> Task goal: Transcribe exactly the portion of the listing below that runs from the line containing "Determine the greatest" through its last line.

> Records provided:
####################
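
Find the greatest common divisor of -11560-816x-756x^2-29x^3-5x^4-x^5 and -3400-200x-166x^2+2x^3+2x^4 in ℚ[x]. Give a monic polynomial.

170+27x+11x^2+x^3

Euclidean algorithm in ℚ[x]:
  -x^5-5x^4-29x^3-756x^2-816x-11560 = (-(1/2)x-2)(2x^4+2x^3-166x^2-200x-3400) + (-108x^3-1188x^2-2916x-18360)
  2x^4+2x^3-166x^2-200x-3400 = (-(1/54)x+5/27)(-108x^3-1188x^2-2916x-18360) + (0)
Last nonzero remainder: -108x^3-1188x^2-2916x-18360. Dividing through by -108 gives the monic gcd x^3+11x^2+27x+170.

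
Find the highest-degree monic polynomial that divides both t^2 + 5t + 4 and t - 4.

1

By polynomial division,
  t^2 + 5t + 4 = (t + 9)(t - 4) + (40)
  t - 4 = ((1/40)t - 1/10)(40) + (0)
The last nonzero remainder is the constant 40, so the polynomials are coprime and gcd = 1.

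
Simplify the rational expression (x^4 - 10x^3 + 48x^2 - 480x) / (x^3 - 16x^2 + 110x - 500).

By polynomial division,
  x^4 - 10x^3 + 48x^2 - 480x = (x + 6)(x^3 - 16x^2 + 110x - 500) + (34x^2 - 640x + 3000)
  x^3 - 16x^2 + 110x - 500 = ((1/34)x + 24/289)(34x^2 - 640x + 3000) + ((21650/289)x - 216500/289)
  34x^2 - 640x + 3000 = ((4913/10825)x - 1734/433)((21650/289)x - 216500/289) + (0)
Last nonzero remainder: (21650/289)x - 216500/289. Dividing through by 21650/289 gives the monic gcd x - 10.
Cancel x - 10 from numerator and denominator to get the reduced form.

(x^3 + 48x)/(x^2 - 6x + 50)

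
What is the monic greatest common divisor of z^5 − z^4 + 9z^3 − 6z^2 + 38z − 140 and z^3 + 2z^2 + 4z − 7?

Euclidean algorithm in ℚ[z]:
  z^5 − z^4 + 9z^3 − 6z^2 + 38z − 140 = (z^2 − 3z + 11)(z^3 + 2z^2 + 4z − 7) + (−9z^2 − 27z − 63)
  z^3 + 2z^2 + 4z − 7 = (−(1/9)z + 1/9)(−9z^2 − 27z − 63) + (0)
Last nonzero remainder: −9z^2 − 27z − 63. Dividing through by −9 gives the monic gcd z^2 + 3z + 7.

z^2 + 3z + 7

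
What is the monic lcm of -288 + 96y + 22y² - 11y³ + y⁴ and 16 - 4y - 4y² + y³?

1152 - 384y - 376y² + 140y³ + 18y⁴ - 11y⁵ + y⁶

By polynomial division,
  y⁴ - 11y³ + 22y² + 96y - 288 = (y - 7)(y³ - 4y² - 4y + 16) + (-2y² + 52y - 176)
  y³ - 4y² - 4y + 16 = (-(1/2)y - 11)(-2y² + 52y - 176) + (480y - 1920)
  -2y² + 52y - 176 = (-(1/240)y + 11/120)(480y - 1920) + (0)
Last nonzero remainder: 480y - 1920. Dividing through by 480 gives the monic gcd y - 4.
Then lcm(f, g) = f·g / gcd(f, g); expanding and making the result monic gives the answer.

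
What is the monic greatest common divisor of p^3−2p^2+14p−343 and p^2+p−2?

By polynomial division,
  p^3−2p^2+14p−343 = (p−3)(p^2+p−2) + (19p−349)
  p^2+p−2 = ((1/19)p+368/361)(19p−349) + (127710/361)
  19p−349 = ((6859/127710)p−125989/127710)(127710/361) + (0)
The last nonzero remainder is the constant 127710/361, so the polynomials are coprime and gcd = 1.

1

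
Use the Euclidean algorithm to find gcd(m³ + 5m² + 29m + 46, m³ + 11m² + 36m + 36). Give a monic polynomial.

Repeated division with remainder:
  m³ + 5m² + 29m + 46 = (m³ + 11m² + 36m + 36) + (-6m² - 7m + 10)
  m³ + 11m² + 36m + 36 = (-(1/6)m - 59/36)(-6m² - 7m + 10) + ((943/36)m + 943/18)
  -6m² - 7m + 10 = (-(216/943)m + 180/943)((943/36)m + 943/18) + (0)
Last nonzero remainder: (943/36)m + 943/18. Dividing through by 943/36 gives the monic gcd m + 2.

m + 2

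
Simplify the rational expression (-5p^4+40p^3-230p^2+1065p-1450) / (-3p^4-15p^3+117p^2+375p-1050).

(5p^2-5p+145)/(3p^2+36p+105)

Repeated division with remainder:
  -5p^4+40p^3-230p^2+1065p-1450 = (5/3)(-3p^4-15p^3+117p^2+375p-1050) + (65p^3-425p^2+440p+300)
  -3p^4-15p^3+117p^2+375p-1050 = (-(3/65)p-90/169)(65p^3-425p^2+440p+300) + (-(15045/169)p^2+(105315/169)p-150450/169)
  65p^3-425p^2+440p+300 = (-(2197/3009)p-338/1003)(-(15045/169)p^2+(105315/169)p-150450/169) + (0)
Last nonzero remainder: -(15045/169)p^2+(105315/169)p-150450/169. Dividing through by -15045/169 gives the monic gcd p^2-7p+10.
Cancel p^2-7p+10 from numerator and denominator to get the reduced form.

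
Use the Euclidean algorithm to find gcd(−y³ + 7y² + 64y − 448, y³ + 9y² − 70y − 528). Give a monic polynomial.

Euclidean algorithm in ℚ[y]:
  −y³ + 7y² + 64y − 448 = (−1)(y³ + 9y² − 70y − 528) + (16y² − 6y − 976)
  y³ + 9y² − 70y − 528 = ((1/16)y + 75/128)(16y² − 6y − 976) + (−(351/64)y + 351/8)
  16y² − 6y − 976 = (−(1024/351)y − 7808/351)(−(351/64)y + 351/8) + (0)
Last nonzero remainder: −(351/64)y + 351/8. Dividing through by −351/64 gives the monic gcd y − 8.

y − 8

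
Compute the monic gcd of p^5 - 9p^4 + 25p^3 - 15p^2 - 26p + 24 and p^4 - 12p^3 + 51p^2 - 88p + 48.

p^3 - 8p^2 + 19p - 12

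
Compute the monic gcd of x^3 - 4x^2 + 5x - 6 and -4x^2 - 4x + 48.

Apply the Euclidean algorithm:
  x^3 - 4x^2 + 5x - 6 = (-(1/4)x + 5/4)(-4x^2 - 4x + 48) + (22x - 66)
  -4x^2 - 4x + 48 = (-(2/11)x - 8/11)(22x - 66) + (0)
Last nonzero remainder: 22x - 66. Dividing through by 22 gives the monic gcd x - 3.

x - 3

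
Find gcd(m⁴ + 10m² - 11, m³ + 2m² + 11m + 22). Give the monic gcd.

Euclidean algorithm in ℚ[m]:
  m⁴ + 10m² - 11 = (m - 2)(m³ + 2m² + 11m + 22) + (3m² + 33)
  m³ + 2m² + 11m + 22 = ((1/3)m + 2/3)(3m² + 33) + (0)
Last nonzero remainder: 3m² + 33. Dividing through by 3 gives the monic gcd m² + 11.

m² + 11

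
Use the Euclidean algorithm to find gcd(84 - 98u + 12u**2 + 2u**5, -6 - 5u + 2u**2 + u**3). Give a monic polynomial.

Apply the Euclidean algorithm:
  2u**5 + 12u**2 - 98u + 84 = (2u**2 - 4u + 18)(u**3 + 2u**2 - 5u - 6) + (-32u**2 - 32u + 192)
  u**3 + 2u**2 - 5u - 6 = (-(1/32)u - 1/32)(-32u**2 - 32u + 192) + (0)
Last nonzero remainder: -32u**2 - 32u + 192. Dividing through by -32 gives the monic gcd u**2 + u - 6.

-6 + u + u**2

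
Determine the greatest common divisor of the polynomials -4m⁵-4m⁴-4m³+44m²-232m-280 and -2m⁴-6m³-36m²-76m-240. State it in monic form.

Euclidean algorithm in ℚ[m]:
  -4m⁵-4m⁴-4m³+44m²-232m-280 = (2m-4)(-2m⁴-6m³-36m²-76m-240) + (44m³+52m²-56m-1240)
  -2m⁴-6m³-36m²-76m-240 = (-(1/22)m-10/121)(44m³+52m²-56m-1240) + (-(4144/121)m²-(16576/121)m-41440/121)
  44m³+52m²-56m-1240 = (-(1331/1036)m+3751/1036)(-(4144/121)m²-(16576/121)m-41440/121) + (0)
Last nonzero remainder: -(4144/121)m²-(16576/121)m-41440/121. Dividing through by -4144/121 gives the monic gcd m²+4m+10.

m²+4m+10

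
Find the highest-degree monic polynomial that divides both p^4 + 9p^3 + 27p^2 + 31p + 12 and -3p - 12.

Apply the Euclidean algorithm:
  p^4 + 9p^3 + 27p^2 + 31p + 12 = (-(1/3)p^3 - (5/3)p^2 - (7/3)p - 1)(-3p - 12) + (0)
Last nonzero remainder: -3p - 12. Dividing through by -3 gives the monic gcd p + 4.

p + 4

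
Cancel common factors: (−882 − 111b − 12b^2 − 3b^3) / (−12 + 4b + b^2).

(−147 + 6b − 3b^2)/(−2 + b)

Euclidean algorithm in ℚ[b]:
  −3b^3 − 12b^2 − 111b − 882 = (−3b)(b^2 + 4b − 12) + (−147b − 882)
  b^2 + 4b − 12 = (−(1/147)b + 2/147)(−147b − 882) + (0)
Last nonzero remainder: −147b − 882. Dividing through by −147 gives the monic gcd b + 6.
Cancel b + 6 from numerator and denominator to get the reduced form.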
####################
> Problem solution:
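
Determine the greatest common divisor of the polynomials -4m⁵-4m⁴-4m³+44m²-232m-280 and -2m⁴-6m³-36m²-76m-240. State it in monic form.

Euclidean algorithm in ℚ[m]:
  -4m⁵-4m⁴-4m³+44m²-232m-280 = (2m-4)(-2m⁴-6m³-36m²-76m-240) + (44m³+52m²-56m-1240)
  -2m⁴-6m³-36m²-76m-240 = (-(1/22)m-10/121)(44m³+52m²-56m-1240) + (-(4144/121)m²-(16576/121)m-41440/121)
  44m³+52m²-56m-1240 = (-(1331/1036)m+3751/1036)(-(4144/121)m²-(16576/121)m-41440/121) + (0)
Last nonzero remainder: -(4144/121)m²-(16576/121)m-41440/121. Dividing through by -4144/121 gives the monic gcd m²+4m+10.

m²+4m+10

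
Find the highest-degree monic polynomial that divides both p^4 + 9p^3 + 27p^2 + 31p + 12 and -3p - 12.

Apply the Euclidean algorithm:
  p^4 + 9p^3 + 27p^2 + 31p + 12 = (-(1/3)p^3 - (5/3)p^2 - (7/3)p - 1)(-3p - 12) + (0)
Last nonzero remainder: -3p - 12. Dividing through by -3 gives the monic gcd p + 4.

p + 4

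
Cancel common factors: (−882 − 111b − 12b^2 − 3b^3) / (−12 + 4b + b^2).

(−147 + 6b − 3b^2)/(−2 + b)

Euclidean algorithm in ℚ[b]:
  −3b^3 − 12b^2 − 111b − 882 = (−3b)(b^2 + 4b − 12) + (−147b − 882)
  b^2 + 4b − 12 = (−(1/147)b + 2/147)(−147b − 882) + (0)
Last nonzero remainder: −147b − 882. Dividing through by −147 gives the monic gcd b + 6.
Cancel b + 6 from numerator and denominator to get the reduced form.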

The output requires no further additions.